> _TASK REQUIREMENTS_: Reproduce the data shown below exactly.

◆ ◆ ◆ ◆ ◆ ◆ ◆

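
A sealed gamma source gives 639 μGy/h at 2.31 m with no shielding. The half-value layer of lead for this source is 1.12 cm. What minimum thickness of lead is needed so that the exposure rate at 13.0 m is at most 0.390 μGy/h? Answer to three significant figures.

6.38 cm

At 13.0 m, distance alone gives 639 × (2.31/13.0)² = 639 × 0.03157 = 20.17 μGy/h.
Further attenuation needed: 20.17/0.390 = 51.72.
n = log₂(51.72) = 5.693 half-value layers.
Thickness = 5.693 × 1.12 cm = 6.376 cm.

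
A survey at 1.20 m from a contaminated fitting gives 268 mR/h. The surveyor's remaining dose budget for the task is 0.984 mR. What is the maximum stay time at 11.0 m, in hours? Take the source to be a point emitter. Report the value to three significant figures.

Intensity scales as (d₁/d₂)², so rate at 11.0 m:
(1.20/11.0)² = 0.01190, so 268 × 0.01190 = 3.189 mR/h.
Stay time = 0.984 mR ÷ 3.189 mR/h = 0.3086 h.

0.309 h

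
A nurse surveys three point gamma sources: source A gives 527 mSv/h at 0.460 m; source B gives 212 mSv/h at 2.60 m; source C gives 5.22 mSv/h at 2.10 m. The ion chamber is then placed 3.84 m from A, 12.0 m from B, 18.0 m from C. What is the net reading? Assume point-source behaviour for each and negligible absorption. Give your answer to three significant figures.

Each source contributes Iᵢ·(dᵢ/rᵢ)²; contributions add.
A: 527 × (0.460/3.84)² = 7.562 mSv/h
B: 212 × (2.60/12.0)² = 9.952 mSv/h
C: 5.22 × (2.10/18.0)² = 0.07105 mSv/h
Total = 7.562 + 9.952 + 0.07105 = 17.59 mSv/h.

17.6 mSv/h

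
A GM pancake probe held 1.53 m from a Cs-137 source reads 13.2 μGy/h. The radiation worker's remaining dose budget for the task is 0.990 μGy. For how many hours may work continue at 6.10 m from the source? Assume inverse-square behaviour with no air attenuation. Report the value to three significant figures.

Since intensity falls as 1/r², rate at 6.10 m:
13.2 × (1.53/6.10)² = 13.2 × 0.06291 = 0.8304 μGy/h.
Stay time = 0.990 μGy ÷ 0.8304 μGy/h = 1.192 h.

1.19 h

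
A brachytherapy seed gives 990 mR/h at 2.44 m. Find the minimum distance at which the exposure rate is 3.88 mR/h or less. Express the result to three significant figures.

39.0 m

Since intensity falls as 1/r², d₂ = d₁·√(I₁/I₂).
I₁/I₂ = 990/3.88 = 255.2, so d₂ = 2.44 × √255.2 = 38.98 m.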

◆ ◆ ◆ ◆ ◆ ◆ ◆

> _ANSWER TO THIS PROBLEM_:
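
A sealed gamma source gives 639 μGy/h at 2.31 m with no shielding. The half-value layer of lead for this source is 1.12 cm. What minimum thickness of lead is needed so that the exposure rate at 13.0 m is at most 0.390 μGy/h? Answer to three significant figures.

6.38 cm

At 13.0 m, distance alone gives 639 × (2.31/13.0)² = 639 × 0.03157 = 20.17 μGy/h.
Further attenuation needed: 20.17/0.390 = 51.72.
n = log₂(51.72) = 5.693 half-value layers.
Thickness = 5.693 × 1.12 cm = 6.376 cm.

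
A survey at 1.20 m from a contaminated fitting gives 268 mR/h. The surveyor's remaining dose budget for the task is 0.984 mR. What is the maximum stay time at 11.0 m, in hours? Take the source to be a point emitter. Report the value to three significant figures.

Intensity scales as (d₁/d₂)², so rate at 11.0 m:
(1.20/11.0)² = 0.01190, so 268 × 0.01190 = 3.189 mR/h.
Stay time = 0.984 mR ÷ 3.189 mR/h = 0.3086 h.

0.309 h

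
A nurse surveys three point gamma sources: source A gives 527 mSv/h at 0.460 m; source B gives 212 mSv/h at 2.60 m; source C gives 5.22 mSv/h at 2.10 m. The ion chamber is then placed 3.84 m from A, 12.0 m from B, 18.0 m from C. What is the net reading? Assume point-source behaviour for each and negligible absorption. Give your answer to three significant figures.

Each source contributes Iᵢ·(dᵢ/rᵢ)²; contributions add.
A: 527 × (0.460/3.84)² = 7.562 mSv/h
B: 212 × (2.60/12.0)² = 9.952 mSv/h
C: 5.22 × (2.10/18.0)² = 0.07105 mSv/h
Total = 7.562 + 9.952 + 0.07105 = 17.59 mSv/h.

17.6 mSv/h

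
A GM pancake probe held 1.53 m from a Cs-137 source reads 13.2 μGy/h. The radiation worker's remaining dose budget for the task is 0.990 μGy. For how many hours may work continue at 6.10 m from the source? Assume inverse-square behaviour with no air attenuation. Report the value to three significant figures.

Since intensity falls as 1/r², rate at 6.10 m:
13.2 × (1.53/6.10)² = 13.2 × 0.06291 = 0.8304 μGy/h.
Stay time = 0.990 μGy ÷ 0.8304 μGy/h = 1.192 h.

1.19 h

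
A brachytherapy seed gives 990 mR/h at 2.44 m. Find the minimum distance at which the exposure rate is 3.88 mR/h or less. Express the result to three significant figures.

39.0 m

Since intensity falls as 1/r², d₂ = d₁·√(I₁/I₂).
I₁/I₂ = 990/3.88 = 255.2, so d₂ = 2.44 × √255.2 = 38.98 m.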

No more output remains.